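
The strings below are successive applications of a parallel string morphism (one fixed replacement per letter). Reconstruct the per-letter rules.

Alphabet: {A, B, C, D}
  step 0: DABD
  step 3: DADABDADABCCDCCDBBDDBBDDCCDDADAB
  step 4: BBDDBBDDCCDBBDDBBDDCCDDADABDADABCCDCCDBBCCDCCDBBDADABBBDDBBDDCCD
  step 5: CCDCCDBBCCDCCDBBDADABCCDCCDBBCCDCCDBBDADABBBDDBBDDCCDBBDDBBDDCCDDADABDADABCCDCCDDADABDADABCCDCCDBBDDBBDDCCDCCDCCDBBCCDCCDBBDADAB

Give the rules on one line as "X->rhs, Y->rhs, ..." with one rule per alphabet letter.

  step 4 ⇒ step 5: BBDDBBDDCCDBBDDBBDDCCDDADABDADABCCDCCDBBCCDCCDBBDADABBBDDBBDDCCD ⇒ CCD·CCD·B·B·CCD·CCD·B·B·DA·DA·B·CCD·CCD·B·B·CCD·CCD·B·B·DA·DA·B·B·BDD·B·BDD·CCD·B·BDD·B·BDD·CCD·DA·DA·B·DA·DA·B·CCD·CCD·DA·DA·B·DA·DA·B·CCD·CCD·B·BDD·B·BDD·CCD·CCD·CCD·B·B·CCD·CCD·B·B·DA·DA·B
    A ↦ BDD
    B ↦ CCD
    C ↦ DA
    D ↦ B

A->BDD, B->CCD, C->DA, D->B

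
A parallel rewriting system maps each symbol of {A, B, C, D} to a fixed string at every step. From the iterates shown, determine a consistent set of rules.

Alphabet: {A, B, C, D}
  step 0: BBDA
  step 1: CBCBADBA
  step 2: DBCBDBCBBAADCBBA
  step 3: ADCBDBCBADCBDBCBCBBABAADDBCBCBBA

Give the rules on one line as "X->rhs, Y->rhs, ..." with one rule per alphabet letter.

  step 2 ⇒ step 3: DBCBDBCBBAADCBBA ⇒ AD·CB·DB·CB·AD·CB·DB·CB·CB·BA·BA·AD·DB·CB·CB·BA
    A ↦ BA
    B ↦ CB
    C ↦ DB
    D ↦ AD

A->BA, B->CB, C->DB, D->AD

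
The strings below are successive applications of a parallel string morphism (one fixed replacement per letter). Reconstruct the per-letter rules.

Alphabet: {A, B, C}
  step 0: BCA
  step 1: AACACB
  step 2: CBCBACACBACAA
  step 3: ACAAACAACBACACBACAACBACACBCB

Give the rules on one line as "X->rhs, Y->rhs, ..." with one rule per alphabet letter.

A->CB, B->A, C->ACA

  step 2 ⇒ step 3: CBCBACACBACAA ⇒ ACA·A·ACA·A·CB·ACA·CB·ACA·A·CB·ACA·CB·CB
    A ↦ CB
    B ↦ A
    C ↦ ACA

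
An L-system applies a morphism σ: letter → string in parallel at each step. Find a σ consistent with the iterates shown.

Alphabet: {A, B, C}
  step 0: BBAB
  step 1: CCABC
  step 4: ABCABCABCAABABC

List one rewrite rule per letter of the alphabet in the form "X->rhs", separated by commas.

  step 0 ⇒ step 1: BBAB ⇒ C·C·AB·C
    A ↦ AB
    B ↦ C
    C ↦ A  (constrained at step 1)

A->AB, B->C, C->A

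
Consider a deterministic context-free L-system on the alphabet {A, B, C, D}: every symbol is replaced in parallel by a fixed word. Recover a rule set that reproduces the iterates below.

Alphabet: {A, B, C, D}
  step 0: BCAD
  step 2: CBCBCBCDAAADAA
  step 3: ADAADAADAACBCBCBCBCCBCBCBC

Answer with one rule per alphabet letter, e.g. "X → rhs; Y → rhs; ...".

  step 2 ⇒ step 3: CBCBCBCDAAADAA ⇒ A·DA·A·DA·A·DA·A·CBC·BC·BC·BC·CBC·BC·BC
    A ↦ BC
    B ↦ DA
    C ↦ A
    D ↦ CBC

A->BC, B->DA, C->A, D->CBC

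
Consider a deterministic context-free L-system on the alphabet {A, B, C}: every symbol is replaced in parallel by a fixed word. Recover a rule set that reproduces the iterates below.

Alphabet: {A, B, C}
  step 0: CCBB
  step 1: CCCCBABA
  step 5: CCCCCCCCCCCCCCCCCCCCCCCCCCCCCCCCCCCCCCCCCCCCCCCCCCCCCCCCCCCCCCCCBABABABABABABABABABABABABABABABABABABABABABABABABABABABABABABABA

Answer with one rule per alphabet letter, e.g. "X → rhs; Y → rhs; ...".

A->BA, B->BA, C->CC

  step 0 ⇒ step 1: CCBB ⇒ CC·CC·BA·BA
    B ↦ BA
    C ↦ CC
    A ↦ BA  (constrained at step 1)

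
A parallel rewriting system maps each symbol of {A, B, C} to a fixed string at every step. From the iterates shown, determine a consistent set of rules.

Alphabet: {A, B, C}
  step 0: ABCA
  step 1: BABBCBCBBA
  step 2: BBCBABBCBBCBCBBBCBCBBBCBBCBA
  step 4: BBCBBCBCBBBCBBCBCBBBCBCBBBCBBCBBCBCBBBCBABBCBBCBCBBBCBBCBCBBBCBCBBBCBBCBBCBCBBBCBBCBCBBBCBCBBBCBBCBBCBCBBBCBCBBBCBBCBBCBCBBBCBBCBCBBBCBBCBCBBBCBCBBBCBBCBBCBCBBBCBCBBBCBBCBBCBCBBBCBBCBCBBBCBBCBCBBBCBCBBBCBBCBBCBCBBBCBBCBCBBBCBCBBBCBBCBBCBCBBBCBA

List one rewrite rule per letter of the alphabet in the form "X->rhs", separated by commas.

  step 1 ⇒ step 2: BABBCBCBBA ⇒ BBC·BA·BBC·BBC·BCB·BBC·BCB·BBC·BBC·BA
    A ↦ BA
    B ↦ BBC
    C ↦ BCB

A->BA, B->BBC, C->BCB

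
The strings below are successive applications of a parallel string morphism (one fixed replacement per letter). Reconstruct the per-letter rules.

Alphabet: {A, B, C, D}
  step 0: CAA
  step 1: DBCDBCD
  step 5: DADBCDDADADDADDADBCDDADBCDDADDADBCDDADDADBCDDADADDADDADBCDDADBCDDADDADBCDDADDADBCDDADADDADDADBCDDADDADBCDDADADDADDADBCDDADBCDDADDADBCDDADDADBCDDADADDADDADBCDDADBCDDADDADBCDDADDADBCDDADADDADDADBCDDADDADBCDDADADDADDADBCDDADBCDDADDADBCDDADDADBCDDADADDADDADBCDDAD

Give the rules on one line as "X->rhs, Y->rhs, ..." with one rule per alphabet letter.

A->BCD, B->A, C->D, D->DAD

  step 0 ⇒ step 1: CAA ⇒ D·BCD·BCD
    A ↦ BCD
    C ↦ D
    B ↦ A  (constrained at step 1)
    D ↦ DAD  (constrained at step 1)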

++++

Assignment: Would you restate each line of the material above word for word?

Written response:
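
The strings below are successive applications of a parallel string morphism (one fixed replacement per letter). Reconstruct the per-letter rules.

Alphabet: {A, B, C, D}
  step 0: DABD
  step 3: DADABDADABCCDCCDBBDDBBDDCCDDADAB
  step 4: BBDDBBDDCCDBBDDBBDDCCDDADABDADABCCDCCDBBCCDCCDBBDADABBBDDBBDDCCD
  step 5: CCDCCDBBCCDCCDBBDADABCCDCCDBBCCDCCDBBDADABBBDDBBDDCCDBBDDBBDDCCDDADABDADABCCDCCDDADABDADABCCDCCDBBDDBBDDCCDCCDCCDBBCCDCCDBBDADAB

Give the rules on one line as "X->rhs, Y->rhs, ..." with one rule per alphabet letter.

  step 4 ⇒ step 5: BBDDBBDDCCDBBDDBBDDCCDDADABDADABCCDCCDBBCCDCCDBBDADABBBDDBBDDCCD ⇒ CCD·CCD·B·B·CCD·CCD·B·B·DA·DA·B·CCD·CCD·B·B·CCD·CCD·B·B·DA·DA·B·B·BDD·B·BDD·CCD·B·BDD·B·BDD·CCD·DA·DA·B·DA·DA·B·CCD·CCD·DA·DA·B·DA·DA·B·CCD·CCD·B·BDD·B·BDD·CCD·CCD·CCD·B·B·CCD·CCD·B·B·DA·DA·B
    A ↦ BDD
    B ↦ CCD
    C ↦ DA
    D ↦ B

A->BDD, B->CCD, C->DA, D->B

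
A parallel rewriting system maps each symbol of {A, B, C, D} to a fixed string at every step. From the iterates shown, determine a consistent set of rules.

Alphabet: {A, B, C, D}
  step 0: BBDA
  step 1: CBCBADBA
  step 2: DBCBDBCBBAADCBBA
  step 3: ADCBDBCBADCBDBCBCBBABAADDBCBCBBA

Give the rules on one line as "X->rhs, Y->rhs, ..." with one rule per alphabet letter.

  step 2 ⇒ step 3: DBCBDBCBBAADCBBA ⇒ AD·CB·DB·CB·AD·CB·DB·CB·CB·BA·BA·AD·DB·CB·CB·BA
    A ↦ BA
    B ↦ CB
    C ↦ DB
    D ↦ AD

A->BA, B->CB, C->DB, D->AD

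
The strings below are successive applications of a parallel string morphism (one fixed replacement per letter). Reconstruct the per-letter rules.

Alphabet: {A, B, C}
  step 0: BCA
  step 1: AACACB
  step 2: CBCBACACBACAA
  step 3: ACAAACAACBACACBACAACBACACBCB

Give the rules on one line as "X->rhs, Y->rhs, ..." with one rule per alphabet letter.

A->CB, B->A, C->ACA

  step 2 ⇒ step 3: CBCBACACBACAA ⇒ ACA·A·ACA·A·CB·ACA·CB·ACA·A·CB·ACA·CB·CB
    A ↦ CB
    B ↦ A
    C ↦ ACA

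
An L-system applies a morphism σ: letter → string in parallel at each step. Find a σ consistent with the iterates shown.

Alphabet: {A, B, C}
  step 0: BBAB
  step 1: CCABC
  step 4: ABCABCABCAABABC

List one rewrite rule per letter of the alphabet in the form "X->rhs", separated by commas.

  step 0 ⇒ step 1: BBAB ⇒ C·C·AB·C
    A ↦ AB
    B ↦ C
    C ↦ A  (constrained at step 1)

A->AB, B->C, C->A

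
Consider a deterministic context-free L-system on the alphabet {A, B, C, D}: every symbol is replaced in parallel by a fixed word. Recover a rule set that reproduces the iterates below.

Alphabet: {A, B, C, D}
  step 0: BCAD
  step 2: CBCBCBCDAAADAA
  step 3: ADAADAADAACBCBCBCBCCBCBCBC

Answer with one rule per alphabet letter, e.g. "X → rhs; Y → rhs; ...".

  step 2 ⇒ step 3: CBCBCBCDAAADAA ⇒ A·DA·A·DA·A·DA·A·CBC·BC·BC·BC·CBC·BC·BC
    A ↦ BC
    B ↦ DA
    C ↦ A
    D ↦ CBC

A->BC, B->DA, C->A, D->CBC

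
Consider a deterministic context-free L-system on the alphabet {A, B, C}: every symbol is replaced in parallel by a fixed word. Recover a rule set that reproduces the iterates below.

Alphabet: {A, B, C}
  step 0: CCBB
  step 1: CCCCBABA
  step 5: CCCCCCCCCCCCCCCCCCCCCCCCCCCCCCCCCCCCCCCCCCCCCCCCCCCCCCCCCCCCCCCCBABABABABABABABABABABABABABABABABABABABABABABABABABABABABABABABA

Answer with one rule per alphabet letter, e.g. "X → rhs; Y → rhs; ...".

A->BA, B->BA, C->CC

  step 0 ⇒ step 1: CCBB ⇒ CC·CC·BA·BA
    B ↦ BA
    C ↦ CC
    A ↦ BA  (constrained at step 1)

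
A parallel rewriting system maps each symbol of {A, B, C} to a fixed string at every step. From the iterates shown, determine a consistent set of rules.

Alphabet: {A, B, C}
  step 0: ABCA
  step 1: BABBCBCBBA
  step 2: BBCBABBCBBCBCBBBCBCBBBCBBCBA
  step 4: BBCBBCBCBBBCBBCBCBBBCBCBBBCBBCBBCBCBBBCBABBCBBCBCBBBCBBCBCBBBCBCBBBCBBCBBCBCBBBCBBCBCBBBCBCBBBCBBCBBCBCBBBCBCBBBCBBCBBCBCBBBCBBCBCBBBCBBCBCBBBCBCBBBCBBCBBCBCBBBCBCBBBCBBCBBCBCBBBCBBCBCBBBCBBCBCBBBCBCBBBCBBCBBCBCBBBCBBCBCBBBCBCBBBCBBCBBCBCBBBCBA

List one rewrite rule per letter of the alphabet in the form "X->rhs", separated by commas.

  step 1 ⇒ step 2: BABBCBCBBA ⇒ BBC·BA·BBC·BBC·BCB·BBC·BCB·BBC·BBC·BA
    A ↦ BA
    B ↦ BBC
    C ↦ BCB

A->BA, B->BBC, C->BCB

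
The strings below are successive applications of a parallel string morphism (one fixed replacement per letter). Reconstruct the per-letter rules.

Alphabet: {A, B, C, D}
  step 0: CAA
  step 1: DBCDBCD
  step 5: DADBCDDADADDADDADBCDDADBCDDADDADBCDDADDADBCDDADADDADDADBCDDADBCDDADDADBCDDADDADBCDDADADDADDADBCDDADDADBCDDADADDADDADBCDDADBCDDADDADBCDDADDADBCDDADADDADDADBCDDADBCDDADDADBCDDADDADBCDDADADDADDADBCDDADDADBCDDADADDADDADBCDDADBCDDADDADBCDDADDADBCDDADADDADDADBCDDAD

Give the rules on one line as "X->rhs, Y->rhs, ..." with one rule per alphabet letter.

A->BCD, B->A, C->D, D->DAD

  step 0 ⇒ step 1: CAA ⇒ D·BCD·BCD
    A ↦ BCD
    C ↦ D
    B ↦ A  (constrained at step 1)
    D ↦ DAD  (constrained at step 1)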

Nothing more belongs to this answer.